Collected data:
▶

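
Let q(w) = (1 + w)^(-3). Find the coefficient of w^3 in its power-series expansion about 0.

-10

q(0) = 1
q′(0) = -3
q′′(0) = 12
q′′′(0) = -60
Then c_k = q^(k)(0)/k! gives each Taylor coefficient.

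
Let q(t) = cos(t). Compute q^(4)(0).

1

Apply the Taylor formula c_k = f^(k)(a)/k!.
From the series, [t^4] q = 1/24; multiply by 4! = 24 to get 1.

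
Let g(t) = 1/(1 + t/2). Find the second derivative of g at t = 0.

1/2

Use the known series and substitute for the argument.
From the series, [t^2] g = 1/4; multiply by 2! = 2 to get 1/2.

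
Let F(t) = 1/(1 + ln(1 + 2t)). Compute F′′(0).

12

Compose series: expand the inner function first, then feed it into the outer expansion.
The coefficient of t^2 in the expansion is 6, so F′′(0) = 2! * (6) = 12.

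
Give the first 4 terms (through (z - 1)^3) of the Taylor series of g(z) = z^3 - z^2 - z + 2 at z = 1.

(z - 1)^3 + 2*(z - 1)^2 + 1

g(1) = 1
g′(1) = 0
g′′(1) = 4
g′′′(1) = 6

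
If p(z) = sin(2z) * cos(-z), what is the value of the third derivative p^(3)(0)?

Expand each factor separately, then convolve coefficients.
The coefficient of z^3 in the expansion is -7/3, so p′′′(0) = 3! * (-7/3) = -14.

-14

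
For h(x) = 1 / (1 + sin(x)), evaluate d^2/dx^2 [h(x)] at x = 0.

Expand as Σ (-1)^k u^k with u equal to the inner function's series.
From the series, [x^2] h = 1; multiply by 2! = 2 to get 2.

2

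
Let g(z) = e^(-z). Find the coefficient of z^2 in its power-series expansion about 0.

1/2

[z^0] = 1;  [z^1] = -1;  [z^2] = 1/2.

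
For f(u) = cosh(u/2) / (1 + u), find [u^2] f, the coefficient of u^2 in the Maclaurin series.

9/8

Write out both Maclaurin series and multiply, keeping only the needed powers.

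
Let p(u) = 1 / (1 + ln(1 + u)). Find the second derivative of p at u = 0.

Write 1/(1+u) = 1 - u + u^2 - u^3 + ... and substitute the series for u.
From the series, [u^2] p = 3/2; multiply by 2! = 2 to get 3.

3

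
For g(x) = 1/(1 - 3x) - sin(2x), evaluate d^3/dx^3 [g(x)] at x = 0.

170

Expand each term separately and add.
The coefficient of x^3 in the expansion is 85/3, so g′′′(0) = 3! * (85/3) = 170.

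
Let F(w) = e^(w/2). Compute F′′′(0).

1/8

The coefficient of w^3 in the expansion is 1/48, so F′′′(0) = 3! * (1/48) = 1/8.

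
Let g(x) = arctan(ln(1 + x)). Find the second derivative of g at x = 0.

Plug the Maclaurin series of the inner function into that of the outer and collect terms.
The coefficient of x^2 in the expansion is -1/2, so g′′(0) = 2! * (-1/2) = -1.

-1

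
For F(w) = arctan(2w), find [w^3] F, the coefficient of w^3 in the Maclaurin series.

-8/3

Apply the Taylor formula c_k = f^(k)(a)/k!.
F(0) = 0
F′(0) = 2
F′′(0) = 0
F′′′(0) = -16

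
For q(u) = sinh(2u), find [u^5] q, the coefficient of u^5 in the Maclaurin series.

4/15

q(0) = 0
q′(0) = 2
q′′(0) = 0
q′′′(0) = 8
q^(4)(0) = 0
q^(5)(0) = 32
Then c_k = q^(k)(0)/k! gives each Taylor coefficient.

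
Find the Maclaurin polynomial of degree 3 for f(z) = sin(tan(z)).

z^3/6 + z

Compose series: expand the inner function first, then feed it into the outer expansion.
f(0) = 0
f′(0) = 1
f′′(0) = 0
f′′′(0) = 1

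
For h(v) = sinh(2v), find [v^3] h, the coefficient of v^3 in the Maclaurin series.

4/3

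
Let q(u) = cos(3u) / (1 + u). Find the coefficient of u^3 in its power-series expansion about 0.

Expand each factor separately, then convolve coefficients.
q(0) = 1
q′(0) = -1
q′′(0) = -7
q′′′(0) = 21

7/2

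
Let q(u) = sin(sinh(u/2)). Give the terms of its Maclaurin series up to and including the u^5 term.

Let u equal the inner series; expand the outer function in u and truncate.
q(0) = 0
q′(0) = 1/2
q′′(0) = 0
q′′′(0) = 0
q^(4)(0) = 0
q^(5)(0) = -1/4

-u^5/480 + u/2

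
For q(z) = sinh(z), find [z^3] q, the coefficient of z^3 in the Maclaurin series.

1/6

c_3 = q′′′(0)/3! = 1/6.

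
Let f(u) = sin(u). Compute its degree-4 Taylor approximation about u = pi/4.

Differentiate repeatedly and evaluate at the center.
f(pi/4) = sqrt(2)/2
f′(pi/4) = sqrt(2)/2
f′′(pi/4) = -sqrt(2)/2
f′′′(pi/4) = -sqrt(2)/2
f^(4)(pi/4) = sqrt(2)/2
The Taylor polynomial is Σ f^(k)(pi/4)/k! · (u - pi/4)^k.

sqrt(2)*(u - pi/4)^4/48 - sqrt(2)*(u - pi/4)^3/12 - sqrt(2)*(u - pi/4)^2/4 + sqrt(2)*(u - pi/4)/2 + sqrt(2)/2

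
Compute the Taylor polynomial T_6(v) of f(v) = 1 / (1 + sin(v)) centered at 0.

17*v^6/45 - 61*v^5/120 + 2*v^4/3 - 5*v^3/6 + v^2 - v + 1

Expand as Σ (-1)^k u^k with u equal to the inner function's series.
[v^0] = 1;  [v^1] = -1;  [v^2] = 1;  [v^3] = -5/6;  [v^4] = 2/3;  [v^5] = -61/120;  [v^6] = 17/45.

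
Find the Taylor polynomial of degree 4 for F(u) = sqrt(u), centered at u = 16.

F(16) = 4
F′(16) = 1/8
F′′(16) = -1/256
F′′′(16) = 3/8192
F^(4)(16) = -15/262144

-5*(u - 16)^4/2097152 + (u - 16)^3/16384 - (u - 16)^2/512 + (u - 16)/8 + 4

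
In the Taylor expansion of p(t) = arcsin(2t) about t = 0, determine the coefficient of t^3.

4/3

Use the known series and substitute for the argument.
p(0) = 0
p′(0) = 2
p′′(0) = 0
p′′′(0) = 8
Dividing each by k! gives the coefficients c_0, ..., c_3.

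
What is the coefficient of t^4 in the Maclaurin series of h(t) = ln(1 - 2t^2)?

h(0) = 0
h′(0) = 0
h′′(0) = -4
h′′′(0) = 0
h^(4)(0) = -48
The Taylor polynomial is Σ h^(k)(0)/k! · t^k.

-2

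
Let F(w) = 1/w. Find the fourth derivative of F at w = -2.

-3/4

The coefficient of (w + 2)^4 in the expansion is -1/32, so F^(4)(-2) = 4! * (-1/32) = -3/4.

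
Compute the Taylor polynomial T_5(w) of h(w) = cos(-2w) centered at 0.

2*w^4/3 - 2*w^2 + 1

h(0) = 1
h′(0) = 0
h′′(0) = -4
h′′′(0) = 0
h^(4)(0) = 16
h^(5)(0) = 0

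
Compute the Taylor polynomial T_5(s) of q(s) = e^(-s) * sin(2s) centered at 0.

-19*s^5/60 + s^4 - s^3/3 - 2*s^2 + 2*s

Take the Cauchy product of the two expansions.
q(0) = 0
q′(0) = 2
q′′(0) = -4
q′′′(0) = -2
q^(4)(0) = 24
q^(5)(0) = -38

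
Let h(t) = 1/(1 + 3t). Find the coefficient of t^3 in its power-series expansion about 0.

-27

[t^0] = 1;  [t^1] = -3;  [t^2] = 9;  [t^3] = -27.
So c_3 = h′′′(0)/3! = -27.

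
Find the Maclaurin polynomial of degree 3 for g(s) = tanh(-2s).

Compute the successive derivatives at the expansion point and divide by k!.

8*s^3/3 - 2*s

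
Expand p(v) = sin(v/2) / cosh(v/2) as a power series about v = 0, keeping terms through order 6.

Divide the numerator series by the denominator series (power-series long division).

3*v^5/320 - v^3/12 + v/2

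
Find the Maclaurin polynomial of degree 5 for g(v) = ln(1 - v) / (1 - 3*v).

-1969*v^5/20 - 131*v^4/4 - 65*v^3/6 - 7*v^2/2 - v

Multiply the numerator's expansion by the denominator's geometric series.
g(0) = 0
g′(0) = -1
g′′(0) = -7
g′′′(0) = -65
g^(4)(0) = -786
g^(5)(0) = -11814
Dividing each by k! gives the coefficients c_0, ..., c_5.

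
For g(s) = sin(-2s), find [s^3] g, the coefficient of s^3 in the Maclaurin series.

4/3

Differentiate repeatedly and evaluate at the center.
So c_3 = g′′′(0)/3! = 4/3.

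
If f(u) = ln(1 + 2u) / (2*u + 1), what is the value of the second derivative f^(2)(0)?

-12

Use 1/(1 - r) = Σ r^k on the denominator, then take the Cauchy product.
The coefficient of u^2 in the expansion is -6, so f′′(0) = 2! * (-6) = -12.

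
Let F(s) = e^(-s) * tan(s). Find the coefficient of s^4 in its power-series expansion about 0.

Expand each factor separately, then convolve coefficients.
F(0) = 0
F′(0) = 1
F′′(0) = -2
F′′′(0) = 5
F^(4)(0) = -12
Dividing each by k! gives the coefficients c_0, ..., c_4.

-1/2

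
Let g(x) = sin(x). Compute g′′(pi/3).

-sqrt(3)/2

From the series, [(x - pi/3)^2] g = -sqrt(3)/4; multiply by 2! = 2 to get -sqrt(3)/2.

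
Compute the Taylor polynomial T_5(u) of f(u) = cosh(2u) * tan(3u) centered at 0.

Expand each factor separately, then convolve coefficients.
f(0) = 0
f′(0) = 3
f′′(0) = 0
f′′′(0) = 90
f^(4)(0) = 0
f^(5)(0) = 6288

262*u^5/5 + 15*u^3 + 3*u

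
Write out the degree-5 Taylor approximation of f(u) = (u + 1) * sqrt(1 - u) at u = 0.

-17*u^5/256 - 13*u^4/128 - 3*u^3/16 - 5*u^2/8 + u/2 + 1

Distribute the polynomial across the series and collect like powers.
[u^0] = 1;  [u^1] = 1/2;  [u^2] = -5/8;  [u^3] = -3/16;  [u^4] = -13/128;  [u^5] = -17/256.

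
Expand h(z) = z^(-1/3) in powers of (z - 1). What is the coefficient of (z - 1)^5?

c_5 = h^(5)(1)/5! = -91/729.

-91/729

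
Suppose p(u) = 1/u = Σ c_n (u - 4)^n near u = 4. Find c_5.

-1/4096

[(u - 4)^0] = 1/4;  [(u - 4)^1] = -1/16;  [(u - 4)^2] = 1/64;  [(u - 4)^3] = -1/256;  [(u - 4)^4] = 1/1024;  [(u - 4)^5] = -1/4096.
So c_5 = p^(5)(4)/5! = -1/4096.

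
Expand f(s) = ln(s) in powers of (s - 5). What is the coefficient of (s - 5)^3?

1/375

Apply the Taylor formula c_k = f^(k)(a)/k!.
[(s - 5)^0] = ln(5);  [(s - 5)^1] = 1/5;  [(s - 5)^2] = -1/50;  [(s - 5)^3] = 1/375.
So c_3 = f′′′(5)/3! = 1/375.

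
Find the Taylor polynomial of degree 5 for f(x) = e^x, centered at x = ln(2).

(x - ln(2))^5/60 + (x - ln(2))^4/12 + (x - ln(2))^3/3 + (x - ln(2))^2 + 2*(x - ln(2)) + 2

[(x - ln(2))^0] = 2;  [(x - ln(2))^1] = 2;  [(x - ln(2))^2] = 1;  [(x - ln(2))^3] = 1/3;  [(x - ln(2))^4] = 1/12;  [(x - ln(2))^5] = 1/60.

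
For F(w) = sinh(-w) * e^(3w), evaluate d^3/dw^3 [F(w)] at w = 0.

Write out both Maclaurin series and multiply, keeping only the needed powers.
The coefficient of w^3 in the expansion is -14/3, so F′′′(0) = 3! * (-14/3) = -28.

-28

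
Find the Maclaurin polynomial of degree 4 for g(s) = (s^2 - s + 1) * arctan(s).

s^4/3 + 2*s^3/3 - s^2 + s

Distribute the polynomial across the series and collect like powers.
g(0) = 0
g′(0) = 1
g′′(0) = -2
g′′′(0) = 4
g^(4)(0) = 8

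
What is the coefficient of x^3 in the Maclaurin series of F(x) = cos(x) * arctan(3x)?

Multiply the two series term by term and collect like powers.
[x^0] = 0;  [x^1] = 3;  [x^2] = 0;  [x^3] = -21/2.

-21/2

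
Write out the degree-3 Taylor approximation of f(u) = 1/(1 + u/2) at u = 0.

Use the known series and substitute for the argument.

-u^3/8 + u^2/4 - u/2 + 1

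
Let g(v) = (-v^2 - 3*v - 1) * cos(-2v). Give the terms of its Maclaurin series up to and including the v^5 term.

Distribute the polynomial across the series and collect like powers.
[v^0] = -1;  [v^1] = -3;  [v^2] = 1;  [v^3] = 6;  [v^4] = 4/3;  [v^5] = -2.

-2*v^5 + 4*v^4/3 + 6*v^3 + v^2 - 3*v - 1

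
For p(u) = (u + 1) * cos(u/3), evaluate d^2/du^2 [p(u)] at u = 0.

Multiply each power in the prefactor through the base expansion.
From the series, [u^2] p = -1/18; multiply by 2! = 2 to get -1/9.

-1/9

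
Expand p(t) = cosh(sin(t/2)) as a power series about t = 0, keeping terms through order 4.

Substitute the inner expansion into the outer series and collect powers.
p(0) = 1
p′(0) = 0
p′′(0) = 1/4
p′′′(0) = 0
p^(4)(0) = -3/16

-t^4/128 + t^2/8 + 1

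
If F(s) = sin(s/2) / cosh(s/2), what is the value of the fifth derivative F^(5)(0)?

Write the quotient as an unknown series and match coefficients against numerator = denominator · series.
From the series, [s^5] F = 3/320; multiply by 5! = 120 to get 9/8.

9/8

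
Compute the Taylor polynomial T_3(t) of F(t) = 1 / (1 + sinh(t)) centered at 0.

-7*t^3/6 + t^2 - t + 1

Use the geometric series for the reciprocal, then substitute.
[t^0] = 1;  [t^1] = -1;  [t^2] = 1;  [t^3] = -7/6.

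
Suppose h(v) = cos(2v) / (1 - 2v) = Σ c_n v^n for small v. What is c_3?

4

Multiply the two series term by term and collect like powers.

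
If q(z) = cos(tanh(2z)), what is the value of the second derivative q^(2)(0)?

-4

Let u equal the inner series; expand the outer function in u and truncate.
The coefficient of z^2 in the expansion is -2, so q′′(0) = 2! * (-2) = -4.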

◀

Exactly reproduce the lines from the one containing "For p(u) = (u" through the end of the records, and only those lines.

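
For p(u) = (u + 1) * cos(u/3), evaluate d^2/du^2 [p(u)] at u = 0.

Multiply each power in the prefactor through the base expansion.
From the series, [u^2] p = -1/18; multiply by 2! = 2 to get -1/9.

-1/9

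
Expand p(t) = cosh(sin(t/2)) as a power series about t = 0, keeping terms through order 4.

Substitute the inner expansion into the outer series and collect powers.
p(0) = 1
p′(0) = 0
p′′(0) = 1/4
p′′′(0) = 0
p^(4)(0) = -3/16

-t^4/128 + t^2/8 + 1

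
If F(s) = sin(s/2) / cosh(s/2), what is the value of the fifth derivative F^(5)(0)?

Write the quotient as an unknown series and match coefficients against numerator = denominator · series.
From the series, [s^5] F = 3/320; multiply by 5! = 120 to get 9/8.

9/8

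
Compute the Taylor polynomial T_3(t) of F(t) = 1 / (1 + sinh(t)) centered at 0.

-7*t^3/6 + t^2 - t + 1

Use the geometric series for the reciprocal, then substitute.
[t^0] = 1;  [t^1] = -1;  [t^2] = 1;  [t^3] = -7/6.

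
Suppose h(v) = cos(2v) / (1 - 2v) = Σ c_n v^n for small v. What is c_3?

4

Multiply the two series term by term and collect like powers.

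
If q(z) = cos(tanh(2z)), what is the value of the second derivative q^(2)(0)?

-4

Let u equal the inner series; expand the outer function in u and truncate.
The coefficient of z^2 in the expansion is -2, so q′′(0) = 2! * (-2) = -4.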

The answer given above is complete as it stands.